====== Dataset entries ======

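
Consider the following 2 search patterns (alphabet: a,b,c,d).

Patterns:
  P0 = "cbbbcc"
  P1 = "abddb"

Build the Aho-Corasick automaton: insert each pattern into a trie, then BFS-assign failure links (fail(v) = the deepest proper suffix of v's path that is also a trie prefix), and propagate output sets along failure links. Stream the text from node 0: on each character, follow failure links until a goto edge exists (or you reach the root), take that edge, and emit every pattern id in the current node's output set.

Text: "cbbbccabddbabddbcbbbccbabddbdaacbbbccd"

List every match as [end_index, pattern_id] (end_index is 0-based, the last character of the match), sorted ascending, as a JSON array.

Build automaton:
Trie (insert patterns):
  n0 'ε': a→7 c→1
  n1 'c': b→2
  n2 'cb': b→3
  n3 'cbb': b→4
  n4 'cbbb': c→5
  n5 'cbbbc': c→6
  n6 'cbbbcc': ·  [P0 ends]
  n7 'a': b→8
  n8 'ab': d→9
  n9 'abd': d→10
  n10 'abdd': b→11
  n11 'abddb': ·  [P1 ends]

BFS fail/out derivation:
  fail(1) 'c': from fail(0)=0 chase 'c': 0 ⇒ 0;  out=∅∪out(0)=∅
  fail(7) 'a': from fail(0)=0 chase 'a': 0 ⇒ 0;  out=∅∪out(0)=∅
  fail(2) 'cb': from fail(1)=0 chase 'b': 0 ⇒ 0;  out=∅∪out(0)=∅
  fail(8) 'ab': from fail(7)=0 chase 'b': 0 ⇒ 0;  out=∅∪out(0)=∅
  fail(3) 'cbb': from fail(2)=0 chase 'b': 0 ⇒ 0;  out=∅∪out(0)=∅
  fail(9) 'abd': from fail(8)=0 chase 'd': 0 ⇒ 0;  out=∅∪out(0)=∅
  fail(4) 'cbbb': from fail(3)=0 chase 'b': 0 ⇒ 0;  out=∅∪out(0)=∅
  fail(10) 'abdd': from fail(9)=0 chase 'd': 0 ⇒ 0;  out=∅∪out(0)=∅
  fail(5) 'cbbbc': from fail(4)=0 chase 'c': 0 ⇒ 1;  out=∅∪out(1)=∅
  fail(11) 'abddb': from fail(10)=0 chase 'b': 0 ⇒ 0;  out={1}∪out(0)={1}
  fail(6) 'cbbbcc': from fail(5)=1 chase 'c': 1→0 ⇒ 1;  out={0}∪out(1)={0}

Text stream:
i=0 'c': node 0→1
i=1 'b': node 1→2
i=2 'b': node 2→3
i=3 'b': node 3→4
i=4 'c': node 4→5
i=5 'c': node 5→6  → match P0@[0:5]
i=6 'a': node 6→7 (via fail)
i=7 'b': node 7→8
i=8 'd': node 8→9
i=9 'd': node 9→10
i=10 'b': node 10→11  → match P1@[6:10]
i=11 'a': node 11→7 (via fail)
i=12 'b': node 7→8
i=13 'd': node 8→9
i=14 'd': node 9→10
i=15 'b': node 10→11  → match P1@[11:15]
i=16 'c': node 11→1 (via fail)
i=17 'b': node 1→2
i=18 'b': node 2→3
i=19 'b': node 3→4
i=20 'c': node 4→5
i=21 'c': node 5→6  → match P0@[16:21]
i=22 'b': node 6→2 (via fail)
i=23 'a': node 2→7 (via fail)
i=24 'b': node 7→8
i=25 'd': node 8→9
i=26 'd': node 9→10
i=27 'b': node 10→11  → match P1@[23:27]
i=28 'd': node 11→0 (via fail)
i=29 'a': node 0→7
i=30 'a': node 7→7 (via fail)
i=31 'c': node 7→1 (via fail)
i=32 'b': node 1→2
i=33 'b': node 2→3
i=34 'b': node 3→4
i=35 'c': node 4→5
i=36 'c': node 5→6  → match P0@[31:36]
i=37 'd': node 6→0 (via fail)

All matches (sorted): [[5,0],[10,1],[15,1],[21,0],[27,1],[36,0]]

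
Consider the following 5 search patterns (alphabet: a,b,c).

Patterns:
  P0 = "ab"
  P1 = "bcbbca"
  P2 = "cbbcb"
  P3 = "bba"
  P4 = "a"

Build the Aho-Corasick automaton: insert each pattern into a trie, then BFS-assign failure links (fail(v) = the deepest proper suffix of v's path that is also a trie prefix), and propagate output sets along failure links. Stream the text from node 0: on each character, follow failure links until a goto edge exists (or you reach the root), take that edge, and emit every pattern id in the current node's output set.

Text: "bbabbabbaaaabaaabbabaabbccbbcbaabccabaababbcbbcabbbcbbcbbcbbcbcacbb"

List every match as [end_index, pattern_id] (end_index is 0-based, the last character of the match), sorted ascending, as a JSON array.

Build:
Trie (insert patterns):
  0='ε' goto a→1 b→3 c→9
  1='a' goto b→2  ←P4
  2='ab' goto ·  ←P0
  3='b' goto b→14 c→4
  4='bc' goto b→5
  5='bcb' goto b→6
  6='bcbb' goto c→7
  7='bcbbc' goto a→8
  8='bcbbca' goto ·  ←P1
  9='c' goto b→10
  10='cb' goto b→11
  11='cbb' goto c→12
  12='cbbc' goto b→13
  13='cbbcb' goto ·  ←P2
  14='bb' goto a→15
  15='bba' goto ·  ←P3

BFS fail/out derivation:
  fail(1) 'a': from fail(0)=0 chase 'a': 0 ⇒ 0;  out={4}∪out(0)={4}
  fail(3) 'b': from fail(0)=0 chase 'b': 0 ⇒ 0;  out=∅∪out(0)=∅
  fail(9) 'c': from fail(0)=0 chase 'c': 0 ⇒ 0;  out=∅∪out(0)=∅
  fail(2) 'ab': from fail(1)=0 chase 'b': 0 ⇒ 3;  out={0}∪out(3)={0}
  fail(4) 'bc': from fail(3)=0 chase 'c': 0 ⇒ 9;  out=∅∪out(9)=∅
  fail(10) 'cb': from fail(9)=0 chase 'b': 0 ⇒ 3;  out=∅∪out(3)=∅
  fail(14) 'bb': from fail(3)=0 chase 'b': 0 ⇒ 3;  out=∅∪out(3)=∅
  fail(5) 'bcb': from fail(4)=9 chase 'b': 9 ⇒ 10;  out=∅∪out(10)=∅
  fail(11) 'cbb': from fail(10)=3 chase 'b': 3 ⇒ 14;  out=∅∪out(14)=∅
  fail(15) 'bba': from fail(14)=3 chase 'a': 3→0 ⇒ 1;  out={3}∪out(1)={3,4}
  fail(6) 'bcbb': from fail(5)=10 chase 'b': 10 ⇒ 11;  out=∅∪out(11)=∅
  fail(12) 'cbbc': from fail(11)=14 chase 'c': 14→3 ⇒ 4;  out=∅∪out(4)=∅
  fail(7) 'bcbbc': from fail(6)=11 chase 'c': 11 ⇒ 12;  out=∅∪out(12)=∅
  fail(13) 'cbbcb': from fail(12)=4 chase 'b': 4 ⇒ 5;  out={2}∪out(5)={2}
  fail(8) 'bcbbca': from fail(7)=12 chase 'a': 12→4→9→0 ⇒ 1;  out={1}∪out(1)={1,4}

Scan:
i=0 'b': node 0→3
i=1 'b': node 3→14
i=2 'a': node 14→15  → match P3@[0:2],P4@[2:2]
i=3 'b': node 15→2 (via fail)  → match P0@[2:3]
i=4 'b': node 2→14 (via fail)
i=5 'a': node 14→15  → match P3@[3:5],P4@[5:5]
i=6 'b': node 15→2 (via fail)  → match P0@[5:6]
i=7 'b': node 2→14 (via fail)
i=8 'a': node 14→15  → match P3@[6:8],P4@[8:8]
i=9 'a': node 15→1 (via fail)  → match P4@[9:9]
i=10 'a': node 1→1 (via fail)  → match P4@[10:10]
i=11 'a': node 1→1 (via fail)  → match P4@[11:11]
i=12 'b': node 1→2  → match P0@[11:12]
i=13 'a': node 2→1 (via fail)  → match P4@[13:13]
i=14 'a': node 1→1 (via fail)  → match P4@[14:14]
i=15 'a': node 1→1 (via fail)  → match P4@[15:15]
i=16 'b': node 1→2  → match P0@[15:16]
i=17 'b': node 2→14 (via fail)
i=18 'a': node 14→15  → match P3@[16:18],P4@[18:18]
i=19 'b': node 15→2 (via fail)  → match P0@[18:19]
i=20 'a': node 2→1 (via fail)  → match P4@[20:20]
i=21 'a': node 1→1 (via fail)  → match P4@[21:21]
i=22 'b': node 1→2  → match P0@[21:22]
i=23 'b': node 2→14 (via fail)
i=24 'c': node 14→4 (via fail)
i=25 'c': node 4→9 (via fail)
i=26 'b': node 9→10
i=27 'b': node 10→11
i=28 'c': node 11→12
i=29 'b': node 12→13  → match P2@[25:29]
i=30 'a': node 13→1 (via fail)  → match P4@[30:30]
i=31 'a': node 1→1 (via fail)  → match P4@[31:31]
i=32 'b': node 1→2  → match P0@[31:32]
i=33 'c': node 2→4 (via fail)
i=34 'c': node 4→9 (via fail)
i=35 'a': node 9→1 (via fail)  → match P4@[35:35]
i=36 'b': node 1→2  → match P0@[35:36]
i=37 'a': node 2→1 (via fail)  → match P4@[37:37]
i=38 'a': node 1→1 (via fail)  → match P4@[38:38]
i=39 'b': node 1→2  → match P0@[38:39]
i=40 'a': node 2→1 (via fail)  → match P4@[40:40]
i=41 'b': node 1→2  → match P0@[40:41]
i=42 'b': node 2→14 (via fail)
i=43 'c': node 14→4 (via fail)
i=44 'b': node 4→5
i=45 'b': node 5→6
i=46 'c': node 6→7
i=47 'a': node 7→8  → match P1@[42:47],P4@[47:47]
i=48 'b': node 8→2 (via fail)  → match P0@[47:48]
i=49 'b': node 2→14 (via fail)
i=50 'b': node 14→14 (via fail)
i=51 'c': node 14→4 (via fail)
i=52 'b': node 4→5
i=53 'b': node 5→6
i=54 'c': node 6→7
i=55 'b': node 7→13 (via fail)  → match P2@[51:55]
i=56 'b': node 13→6 (via fail)
i=57 'c': node 6→7
i=58 'b': node 7→13 (via fail)  → match P2@[54:58]
i=59 'b': node 13→6 (via fail)
i=60 'c': node 6→7
i=61 'b': node 7→13 (via fail)  → match P2@[57:61]
i=62 'c': node 13→4 (via fail)
i=63 'a': node 4→1 (via fail)  → match P4@[63:63]
i=64 'c': node 1→9 (via fail)
i=65 'b': node 9→10
i=66 'b': node 10→11

All matches (sorted): [[2,3],[2,4],[3,0],[5,3],[5,4],[6,0],[8,3],[8,4],[9,4],[10,4],[11,4],[12,0],[13,4],[14,4],[15,4],[16,0],[18,3],[18,4],[19,0],[20,4],[21,4],[22,0],[29,2],[30,4],[31,4],[32,0],[35,4],[36,0],[37,4],[38,4],[39,0],[40,4],[41,0],[47,1],[47,4],[48,0],[55,2],[58,2],[61,2],[63,4]]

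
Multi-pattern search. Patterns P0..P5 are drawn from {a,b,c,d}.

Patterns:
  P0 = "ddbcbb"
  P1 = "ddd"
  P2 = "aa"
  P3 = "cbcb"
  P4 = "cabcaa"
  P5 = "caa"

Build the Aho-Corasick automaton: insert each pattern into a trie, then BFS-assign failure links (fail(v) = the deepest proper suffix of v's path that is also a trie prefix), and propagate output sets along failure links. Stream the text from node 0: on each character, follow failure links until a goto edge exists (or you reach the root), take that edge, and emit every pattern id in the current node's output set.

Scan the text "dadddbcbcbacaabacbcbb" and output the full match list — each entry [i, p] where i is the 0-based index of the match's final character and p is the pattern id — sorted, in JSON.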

======

Activity:
Search the preceding listing for "alphabet", then copy every line that holds it.

Task output:
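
Consider the following 2 search patterns (alphabet: a,b,c,d).
Consider the following 5 search patterns (alphabet: a,b,c).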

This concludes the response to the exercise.